(ABOUT THIS EXERCISE) Please take the lines from the one holding "In a nuclear-physics" through the one holding "Do Pa²·lm²·Gy·F/H² and" in the data below and copy them exactly.

(PROVIDED DATA)
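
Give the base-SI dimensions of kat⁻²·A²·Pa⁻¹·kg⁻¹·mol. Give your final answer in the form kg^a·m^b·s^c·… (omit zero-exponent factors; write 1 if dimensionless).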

---

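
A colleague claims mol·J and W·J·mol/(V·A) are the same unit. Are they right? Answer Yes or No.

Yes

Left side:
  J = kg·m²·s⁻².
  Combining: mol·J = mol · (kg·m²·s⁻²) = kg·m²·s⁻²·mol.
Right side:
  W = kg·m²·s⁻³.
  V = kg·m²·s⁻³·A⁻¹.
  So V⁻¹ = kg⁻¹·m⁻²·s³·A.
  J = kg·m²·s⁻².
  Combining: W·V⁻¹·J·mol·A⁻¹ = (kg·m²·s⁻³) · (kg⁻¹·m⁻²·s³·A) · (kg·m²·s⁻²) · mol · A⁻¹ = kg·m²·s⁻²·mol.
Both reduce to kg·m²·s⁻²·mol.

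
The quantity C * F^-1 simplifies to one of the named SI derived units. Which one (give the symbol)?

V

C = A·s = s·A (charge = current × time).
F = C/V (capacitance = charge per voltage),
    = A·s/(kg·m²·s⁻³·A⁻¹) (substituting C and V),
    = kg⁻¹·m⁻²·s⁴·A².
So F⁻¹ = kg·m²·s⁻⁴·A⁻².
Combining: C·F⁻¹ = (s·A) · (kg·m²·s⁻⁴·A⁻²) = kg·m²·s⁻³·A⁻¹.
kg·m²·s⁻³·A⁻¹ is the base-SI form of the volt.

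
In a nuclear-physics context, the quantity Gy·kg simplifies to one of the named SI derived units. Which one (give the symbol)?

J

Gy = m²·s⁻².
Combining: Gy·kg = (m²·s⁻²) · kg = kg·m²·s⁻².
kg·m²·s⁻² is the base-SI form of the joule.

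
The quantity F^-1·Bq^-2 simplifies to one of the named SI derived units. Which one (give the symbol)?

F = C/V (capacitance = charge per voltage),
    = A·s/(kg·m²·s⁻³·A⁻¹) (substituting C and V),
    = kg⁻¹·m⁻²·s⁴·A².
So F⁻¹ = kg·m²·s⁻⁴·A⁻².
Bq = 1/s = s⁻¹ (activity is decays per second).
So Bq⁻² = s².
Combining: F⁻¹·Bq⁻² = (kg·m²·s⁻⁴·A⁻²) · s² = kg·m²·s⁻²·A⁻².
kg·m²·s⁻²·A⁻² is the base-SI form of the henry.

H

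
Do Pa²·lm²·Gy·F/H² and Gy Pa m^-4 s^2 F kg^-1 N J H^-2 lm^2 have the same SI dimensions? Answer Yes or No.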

* * *

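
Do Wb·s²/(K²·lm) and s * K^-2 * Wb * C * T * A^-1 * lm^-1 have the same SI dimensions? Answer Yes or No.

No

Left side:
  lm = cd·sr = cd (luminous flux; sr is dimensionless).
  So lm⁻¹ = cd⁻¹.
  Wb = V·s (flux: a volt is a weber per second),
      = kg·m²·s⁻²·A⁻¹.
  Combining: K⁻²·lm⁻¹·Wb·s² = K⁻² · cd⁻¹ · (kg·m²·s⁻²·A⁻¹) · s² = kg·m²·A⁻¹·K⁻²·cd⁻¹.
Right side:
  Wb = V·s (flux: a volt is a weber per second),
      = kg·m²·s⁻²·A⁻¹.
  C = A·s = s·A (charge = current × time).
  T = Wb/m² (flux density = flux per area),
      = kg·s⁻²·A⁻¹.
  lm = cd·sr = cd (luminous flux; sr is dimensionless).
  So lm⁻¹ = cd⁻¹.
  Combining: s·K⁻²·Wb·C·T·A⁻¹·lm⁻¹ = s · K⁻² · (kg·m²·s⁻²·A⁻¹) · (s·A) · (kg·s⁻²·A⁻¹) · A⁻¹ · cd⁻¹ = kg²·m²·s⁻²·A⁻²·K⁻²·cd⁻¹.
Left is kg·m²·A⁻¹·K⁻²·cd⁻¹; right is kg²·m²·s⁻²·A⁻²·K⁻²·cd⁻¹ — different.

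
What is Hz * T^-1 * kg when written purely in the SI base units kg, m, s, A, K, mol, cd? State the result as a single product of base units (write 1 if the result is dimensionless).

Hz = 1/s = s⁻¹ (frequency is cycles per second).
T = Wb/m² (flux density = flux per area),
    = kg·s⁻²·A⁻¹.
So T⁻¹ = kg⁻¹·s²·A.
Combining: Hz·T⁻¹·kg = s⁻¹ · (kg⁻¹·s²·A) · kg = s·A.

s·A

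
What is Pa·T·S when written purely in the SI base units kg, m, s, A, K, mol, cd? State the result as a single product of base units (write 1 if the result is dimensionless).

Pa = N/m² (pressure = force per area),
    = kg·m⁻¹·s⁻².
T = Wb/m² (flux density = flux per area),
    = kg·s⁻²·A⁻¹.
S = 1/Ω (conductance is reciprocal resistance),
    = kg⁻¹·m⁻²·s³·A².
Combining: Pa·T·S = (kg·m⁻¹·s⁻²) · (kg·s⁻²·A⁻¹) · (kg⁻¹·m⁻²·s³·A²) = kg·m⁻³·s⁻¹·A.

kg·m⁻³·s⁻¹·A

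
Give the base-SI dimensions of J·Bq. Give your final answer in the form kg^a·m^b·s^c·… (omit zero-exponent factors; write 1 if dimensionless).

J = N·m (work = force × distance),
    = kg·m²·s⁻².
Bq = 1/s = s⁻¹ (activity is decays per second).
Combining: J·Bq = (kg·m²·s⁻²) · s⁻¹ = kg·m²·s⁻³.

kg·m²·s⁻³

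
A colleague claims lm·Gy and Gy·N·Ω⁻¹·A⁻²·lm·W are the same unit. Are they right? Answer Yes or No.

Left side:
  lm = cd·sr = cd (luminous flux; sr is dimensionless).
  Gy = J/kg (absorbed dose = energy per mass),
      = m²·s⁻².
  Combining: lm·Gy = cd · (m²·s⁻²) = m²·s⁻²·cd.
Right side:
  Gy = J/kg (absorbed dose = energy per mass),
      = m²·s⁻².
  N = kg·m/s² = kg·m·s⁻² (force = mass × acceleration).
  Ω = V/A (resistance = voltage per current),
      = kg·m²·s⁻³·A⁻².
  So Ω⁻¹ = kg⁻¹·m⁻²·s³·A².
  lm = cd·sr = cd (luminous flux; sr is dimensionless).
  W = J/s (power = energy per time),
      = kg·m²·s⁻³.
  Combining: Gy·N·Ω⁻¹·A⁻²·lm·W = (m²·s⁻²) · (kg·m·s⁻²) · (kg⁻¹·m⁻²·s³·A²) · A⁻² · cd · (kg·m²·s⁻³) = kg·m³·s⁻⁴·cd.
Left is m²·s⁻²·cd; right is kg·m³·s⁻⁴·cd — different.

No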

(RESULT)
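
In a nuclear-physics context, the quantity Gy·kg simplifies to one of the named SI derived units. Which one (give the symbol)?

J

Gy = m²·s⁻².
Combining: Gy·kg = (m²·s⁻²) · kg = kg·m²·s⁻².
kg·m²·s⁻² is the base-SI form of the joule.

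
The quantity F^-1·Bq^-2 simplifies to one of the named SI derived units. Which one (give the symbol)?

F = C/V (capacitance = charge per voltage),
    = A·s/(kg·m²·s⁻³·A⁻¹) (substituting C and V),
    = kg⁻¹·m⁻²·s⁴·A².
So F⁻¹ = kg·m²·s⁻⁴·A⁻².
Bq = 1/s = s⁻¹ (activity is decays per second).
So Bq⁻² = s².
Combining: F⁻¹·Bq⁻² = (kg·m²·s⁻⁴·A⁻²) · s² = kg·m²·s⁻²·A⁻².
kg·m²·s⁻²·A⁻² is the base-SI form of the henry.

H

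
Do Pa²·lm²·Gy·F/H² and Gy Pa m^-4 s^2 F kg^-1 N J H^-2 lm^2 have the same SI dimensions? Answer Yes or No.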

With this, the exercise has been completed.